Lines from the beginning of the data below through the one containing "Answer: -12213/4 ≈ -3053.3" are to be printed exactly as they appear.

(Records for processing Opens)

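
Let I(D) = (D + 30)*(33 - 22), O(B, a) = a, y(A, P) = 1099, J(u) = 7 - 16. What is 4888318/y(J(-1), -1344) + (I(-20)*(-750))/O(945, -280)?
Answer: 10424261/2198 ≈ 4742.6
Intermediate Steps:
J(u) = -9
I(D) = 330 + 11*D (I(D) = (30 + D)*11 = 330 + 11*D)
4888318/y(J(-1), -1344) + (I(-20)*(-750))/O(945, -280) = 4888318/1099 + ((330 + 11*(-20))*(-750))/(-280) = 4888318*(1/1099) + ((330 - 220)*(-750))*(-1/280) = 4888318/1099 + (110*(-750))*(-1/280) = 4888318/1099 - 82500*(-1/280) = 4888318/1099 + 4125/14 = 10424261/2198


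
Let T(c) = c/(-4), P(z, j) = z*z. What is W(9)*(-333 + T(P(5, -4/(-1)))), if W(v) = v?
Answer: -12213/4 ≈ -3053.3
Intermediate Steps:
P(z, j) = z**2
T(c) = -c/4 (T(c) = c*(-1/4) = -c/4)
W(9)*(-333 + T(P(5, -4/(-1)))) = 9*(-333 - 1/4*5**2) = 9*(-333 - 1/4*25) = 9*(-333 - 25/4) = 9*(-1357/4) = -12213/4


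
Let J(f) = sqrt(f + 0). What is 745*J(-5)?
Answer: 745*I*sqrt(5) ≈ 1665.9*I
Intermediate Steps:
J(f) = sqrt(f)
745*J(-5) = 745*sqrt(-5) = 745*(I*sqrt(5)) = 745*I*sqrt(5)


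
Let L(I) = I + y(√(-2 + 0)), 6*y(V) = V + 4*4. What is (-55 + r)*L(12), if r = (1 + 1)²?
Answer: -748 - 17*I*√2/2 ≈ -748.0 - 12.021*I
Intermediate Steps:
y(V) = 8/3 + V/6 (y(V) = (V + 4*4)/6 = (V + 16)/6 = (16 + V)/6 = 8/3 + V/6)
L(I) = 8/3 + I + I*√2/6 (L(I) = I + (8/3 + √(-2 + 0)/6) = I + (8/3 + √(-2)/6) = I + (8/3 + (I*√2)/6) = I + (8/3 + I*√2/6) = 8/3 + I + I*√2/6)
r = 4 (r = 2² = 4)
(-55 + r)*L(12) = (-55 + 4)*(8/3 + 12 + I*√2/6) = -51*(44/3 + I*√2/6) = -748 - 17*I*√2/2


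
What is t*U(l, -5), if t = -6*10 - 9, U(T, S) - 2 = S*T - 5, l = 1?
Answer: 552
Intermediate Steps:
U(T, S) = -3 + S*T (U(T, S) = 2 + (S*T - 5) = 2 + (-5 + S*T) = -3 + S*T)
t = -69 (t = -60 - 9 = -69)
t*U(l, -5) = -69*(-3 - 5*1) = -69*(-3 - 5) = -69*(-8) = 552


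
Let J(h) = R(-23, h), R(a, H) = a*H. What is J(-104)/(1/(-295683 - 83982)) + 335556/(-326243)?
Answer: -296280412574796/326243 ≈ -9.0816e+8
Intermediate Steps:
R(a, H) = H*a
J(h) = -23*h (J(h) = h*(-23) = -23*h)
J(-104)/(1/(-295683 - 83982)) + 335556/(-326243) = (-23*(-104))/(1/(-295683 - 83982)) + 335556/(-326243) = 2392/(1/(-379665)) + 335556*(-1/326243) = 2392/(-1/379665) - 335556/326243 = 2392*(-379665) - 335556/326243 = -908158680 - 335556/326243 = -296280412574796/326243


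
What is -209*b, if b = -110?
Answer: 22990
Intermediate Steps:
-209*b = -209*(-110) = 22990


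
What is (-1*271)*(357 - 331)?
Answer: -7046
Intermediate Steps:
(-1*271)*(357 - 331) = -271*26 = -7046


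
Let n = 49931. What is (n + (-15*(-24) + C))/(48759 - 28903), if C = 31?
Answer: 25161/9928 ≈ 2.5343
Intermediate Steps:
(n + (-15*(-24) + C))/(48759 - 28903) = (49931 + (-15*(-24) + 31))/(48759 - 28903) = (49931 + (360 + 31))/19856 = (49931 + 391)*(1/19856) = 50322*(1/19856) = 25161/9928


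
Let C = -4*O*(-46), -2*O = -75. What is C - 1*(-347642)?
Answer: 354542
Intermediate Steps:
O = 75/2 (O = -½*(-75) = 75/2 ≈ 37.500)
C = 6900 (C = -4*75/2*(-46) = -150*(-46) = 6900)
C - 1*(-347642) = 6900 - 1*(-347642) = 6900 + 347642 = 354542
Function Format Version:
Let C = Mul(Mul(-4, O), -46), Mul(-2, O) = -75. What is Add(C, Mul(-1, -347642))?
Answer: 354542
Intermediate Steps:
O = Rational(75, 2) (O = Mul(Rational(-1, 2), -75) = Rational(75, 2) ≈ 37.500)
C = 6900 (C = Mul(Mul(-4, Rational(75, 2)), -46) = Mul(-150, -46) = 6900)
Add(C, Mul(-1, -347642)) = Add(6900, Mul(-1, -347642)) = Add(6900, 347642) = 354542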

(Records for processing Closes)

» Result of the task:
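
Let I(D) = (D + 30)*(33 - 22), O(B, a) = a, y(A, P) = 1099, J(u) = 7 - 16. What is 4888318/y(J(-1), -1344) + (I(-20)*(-750))/O(945, -280)?
Answer: 10424261/2198 ≈ 4742.6
Intermediate Steps:
J(u) = -9
I(D) = 330 + 11*D (I(D) = (30 + D)*11 = 330 + 11*D)
4888318/y(J(-1), -1344) + (I(-20)*(-750))/O(945, -280) = 4888318/1099 + ((330 + 11*(-20))*(-750))/(-280) = 4888318*(1/1099) + ((330 - 220)*(-750))*(-1/280) = 4888318/1099 + (110*(-750))*(-1/280) = 4888318/1099 - 82500*(-1/280) = 4888318/1099 + 4125/14 = 10424261/2198


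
Let T(c) = c/(-4), P(z, j) = z*z. What is W(9)*(-333 + T(P(5, -4/(-1)))), if W(v) = v?
Answer: -12213/4 ≈ -3053.3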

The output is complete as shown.